Exercise aim:
Retrieve every line of the data holding the word "unsigned".

-- Opening Marker --

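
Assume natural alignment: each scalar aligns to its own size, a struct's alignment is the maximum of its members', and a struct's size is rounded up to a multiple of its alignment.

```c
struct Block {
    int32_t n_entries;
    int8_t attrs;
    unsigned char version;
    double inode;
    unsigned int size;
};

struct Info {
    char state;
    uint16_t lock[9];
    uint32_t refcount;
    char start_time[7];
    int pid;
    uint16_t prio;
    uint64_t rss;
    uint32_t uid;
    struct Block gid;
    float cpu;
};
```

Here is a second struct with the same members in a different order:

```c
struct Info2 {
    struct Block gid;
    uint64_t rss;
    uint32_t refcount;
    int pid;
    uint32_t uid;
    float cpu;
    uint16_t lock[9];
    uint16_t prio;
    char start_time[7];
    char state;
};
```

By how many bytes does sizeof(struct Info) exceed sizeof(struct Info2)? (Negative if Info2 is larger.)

Block: 0..4  n_entries  (4B, 4-aligned); 4..5  attrs  (1B, 1-aligned); 5..6  version  (1B, 1-aligned); 6..8  -- padding (2B); 8..16  inode  (8B, 8-aligned); 16..20  size  (4B, 4-aligned); 20..24  -- tail padding (4B); sizeof = 24, alignof = 8
0..1  state  (1B, 1-aligned)
1..2  -- padding (1B)
2..20  lock  (18B, 2-aligned)
20..24  refcount  (4B, 4-aligned)
24..31  start_time  (7B, 1-aligned)
31..32  -- padding (1B)
32..36  pid  (4B, 4-aligned)
36..38  prio  (2B, 2-aligned)
38..40  -- padding (2B)
40..48  rss  (8B, 8-aligned)
48..52  uid  (4B, 4-aligned)
52..56  -- padding (4B)
56..80  gid  (24B, 8-aligned)
80..84  cpu  (4B, 4-aligned)
84..88  -- tail padding (4B)
sizeof = 88, alignof = 8
— Info2 —
0..24  gid  (24B, 8-aligned)
24..32  rss  (8B, 8-aligned)
32..36  refcount  (4B, 4-aligned)
36..40  pid  (4B, 4-aligned)
40..44  uid  (4B, 4-aligned)
44..48  cpu  (4B, 4-aligned)
48..66  lock  (18B, 2-aligned)
66..68  prio  (2B, 2-aligned)
68..75  start_time  (7B, 1-aligned)
75..76  state  (1B, 1-aligned)
76..80  -- tail padding (4B)
sizeof = 80, alignof = 8
88 − 80 = 8

8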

-- Closing Marker --

Answer to the problem:
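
    unsigned char version;
    unsigned int size;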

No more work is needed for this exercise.